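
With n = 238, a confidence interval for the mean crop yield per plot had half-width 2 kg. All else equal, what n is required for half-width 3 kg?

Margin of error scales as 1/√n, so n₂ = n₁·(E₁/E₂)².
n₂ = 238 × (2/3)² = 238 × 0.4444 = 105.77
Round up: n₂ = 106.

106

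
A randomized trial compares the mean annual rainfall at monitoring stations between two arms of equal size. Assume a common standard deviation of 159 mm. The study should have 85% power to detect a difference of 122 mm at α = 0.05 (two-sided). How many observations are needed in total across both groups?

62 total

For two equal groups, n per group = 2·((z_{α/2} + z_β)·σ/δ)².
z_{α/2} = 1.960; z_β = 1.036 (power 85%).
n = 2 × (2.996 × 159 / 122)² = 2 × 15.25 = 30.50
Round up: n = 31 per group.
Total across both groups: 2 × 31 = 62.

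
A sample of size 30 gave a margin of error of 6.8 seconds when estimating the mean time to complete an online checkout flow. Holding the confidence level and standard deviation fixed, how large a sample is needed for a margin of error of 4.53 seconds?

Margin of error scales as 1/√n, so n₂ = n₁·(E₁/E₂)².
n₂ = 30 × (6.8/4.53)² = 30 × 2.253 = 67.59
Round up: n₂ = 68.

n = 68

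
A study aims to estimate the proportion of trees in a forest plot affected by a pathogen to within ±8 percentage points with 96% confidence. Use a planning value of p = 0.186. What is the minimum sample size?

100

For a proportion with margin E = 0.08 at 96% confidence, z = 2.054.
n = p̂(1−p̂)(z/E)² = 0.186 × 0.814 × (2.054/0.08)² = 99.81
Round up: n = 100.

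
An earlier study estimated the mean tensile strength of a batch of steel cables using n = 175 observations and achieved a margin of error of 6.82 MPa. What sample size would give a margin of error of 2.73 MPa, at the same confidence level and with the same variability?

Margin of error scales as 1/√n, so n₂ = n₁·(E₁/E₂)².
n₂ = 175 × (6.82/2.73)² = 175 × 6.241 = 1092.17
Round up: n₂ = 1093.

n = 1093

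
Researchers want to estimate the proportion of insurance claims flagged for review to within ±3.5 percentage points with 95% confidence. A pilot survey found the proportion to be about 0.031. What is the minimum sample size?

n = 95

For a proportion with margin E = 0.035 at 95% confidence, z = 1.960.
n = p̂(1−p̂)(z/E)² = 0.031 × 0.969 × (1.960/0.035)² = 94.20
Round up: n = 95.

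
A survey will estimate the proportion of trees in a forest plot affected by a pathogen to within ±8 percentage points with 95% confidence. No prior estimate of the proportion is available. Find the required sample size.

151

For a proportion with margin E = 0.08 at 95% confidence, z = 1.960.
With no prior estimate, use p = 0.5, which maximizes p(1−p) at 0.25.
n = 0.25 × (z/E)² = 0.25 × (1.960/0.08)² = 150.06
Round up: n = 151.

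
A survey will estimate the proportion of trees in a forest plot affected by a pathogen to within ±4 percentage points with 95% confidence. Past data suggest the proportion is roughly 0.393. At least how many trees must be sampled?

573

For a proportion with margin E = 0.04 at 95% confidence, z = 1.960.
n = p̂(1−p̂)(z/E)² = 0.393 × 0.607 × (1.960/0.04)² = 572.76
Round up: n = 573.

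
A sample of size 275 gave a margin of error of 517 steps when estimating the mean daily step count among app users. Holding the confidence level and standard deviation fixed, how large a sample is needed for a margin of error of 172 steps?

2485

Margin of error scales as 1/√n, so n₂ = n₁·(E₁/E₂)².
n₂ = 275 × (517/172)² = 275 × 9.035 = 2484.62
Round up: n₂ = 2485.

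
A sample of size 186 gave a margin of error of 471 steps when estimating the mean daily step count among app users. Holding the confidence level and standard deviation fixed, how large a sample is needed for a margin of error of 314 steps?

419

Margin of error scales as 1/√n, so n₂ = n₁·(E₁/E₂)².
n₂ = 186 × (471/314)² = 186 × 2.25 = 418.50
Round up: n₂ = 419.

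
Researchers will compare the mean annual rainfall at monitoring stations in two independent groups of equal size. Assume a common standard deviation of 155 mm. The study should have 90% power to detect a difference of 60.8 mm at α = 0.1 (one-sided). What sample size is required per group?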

================================

### Try it
Retype the listing in full, keeping every word as it appears.

### Answer to this problem
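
With n = 238, a confidence interval for the mean crop yield per plot had half-width 2 kg. All else equal, what n is required for half-width 3 kg?

Margin of error scales as 1/√n, so n₂ = n₁·(E₁/E₂)².
n₂ = 238 × (2/3)² = 238 × 0.4444 = 105.77
Round up: n₂ = 106.

106

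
A randomized trial compares the mean annual rainfall at monitoring stations between two arms of equal size. Assume a common standard deviation of 159 mm. The study should have 85% power to detect a difference of 122 mm at α = 0.05 (two-sided). How many observations are needed in total across both groups?

62 total

For two equal groups, n per group = 2·((z_{α/2} + z_β)·σ/δ)².
z_{α/2} = 1.960; z_β = 1.036 (power 85%).
n = 2 × (2.996 × 159 / 122)² = 2 × 15.25 = 30.50
Round up: n = 31 per group.
Total across both groups: 2 × 31 = 62.

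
A sample of size 30 gave a margin of error of 6.8 seconds when estimating the mean time to complete an online checkout flow. Holding the confidence level and standard deviation fixed, how large a sample is needed for a margin of error of 4.53 seconds?

Margin of error scales as 1/√n, so n₂ = n₁·(E₁/E₂)².
n₂ = 30 × (6.8/4.53)² = 30 × 2.253 = 67.59
Round up: n₂ = 68.

n = 68

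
A study aims to estimate the proportion of trees in a forest plot affected by a pathogen to within ±8 percentage points with 96% confidence. Use a planning value of p = 0.186. What is the minimum sample size?

100

For a proportion with margin E = 0.08 at 96% confidence, z = 2.054.
n = p̂(1−p̂)(z/E)² = 0.186 × 0.814 × (2.054/0.08)² = 99.81
Round up: n = 100.

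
An earlier study estimated the mean tensile strength of a batch of steel cables using n = 175 observations and achieved a margin of error of 6.82 MPa. What sample size would give a margin of error of 2.73 MPa, at the same confidence level and with the same variability?

Margin of error scales as 1/√n, so n₂ = n₁·(E₁/E₂)².
n₂ = 175 × (6.82/2.73)² = 175 × 6.241 = 1092.17
Round up: n₂ = 1093.

n = 1093

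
Researchers want to estimate the proportion of insurance claims flagged for review to within ±3.5 percentage points with 95% confidence. A pilot survey found the proportion to be about 0.031. What is the minimum sample size?

n = 95

For a proportion with margin E = 0.035 at 95% confidence, z = 1.960.
n = p̂(1−p̂)(z/E)² = 0.031 × 0.969 × (1.960/0.035)² = 94.20
Round up: n = 95.

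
A survey will estimate the proportion of trees in a forest plot affected by a pathogen to within ±8 percentage points with 95% confidence. No prior estimate of the proportion is available. Find the required sample size.

151

For a proportion with margin E = 0.08 at 95% confidence, z = 1.960.
With no prior estimate, use p = 0.5, which maximizes p(1−p) at 0.25.
n = 0.25 × (z/E)² = 0.25 × (1.960/0.08)² = 150.06
Round up: n = 151.

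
A survey will estimate the proportion of trees in a forest plot affected by a pathogen to within ±4 percentage points with 95% confidence. Past data suggest the proportion is roughly 0.393. At least how many trees must be sampled?

573

For a proportion with margin E = 0.04 at 95% confidence, z = 1.960.
n = p̂(1−p̂)(z/E)² = 0.393 × 0.607 × (1.960/0.04)² = 572.76
Round up: n = 573.

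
A sample of size 275 gave a margin of error of 517 steps when estimating the mean daily step count among app users. Holding the confidence level and standard deviation fixed, how large a sample is needed for a margin of error of 172 steps?

2485

Margin of error scales as 1/√n, so n₂ = n₁·(E₁/E₂)².
n₂ = 275 × (517/172)² = 275 × 9.035 = 2484.62
Round up: n₂ = 2485.

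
A sample of size 186 gave a margin of error of 471 steps when estimating the mean daily step count among app users. Holding the confidence level and standard deviation fixed, how large a sample is needed for a margin of error of 314 steps?

419

Margin of error scales as 1/√n, so n₂ = n₁·(E₁/E₂)².
n₂ = 186 × (471/314)² = 186 × 2.25 = 418.50
Round up: n₂ = 419.

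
Researchers will compare the mean annual rainfall at monitoring stations in two independent groups of equal size. Assume a common standard deviation of 155 mm. The study should have 90% power to detect a difference of 60.8 mm at α = 0.1 (one-sided). What sample size is required per group?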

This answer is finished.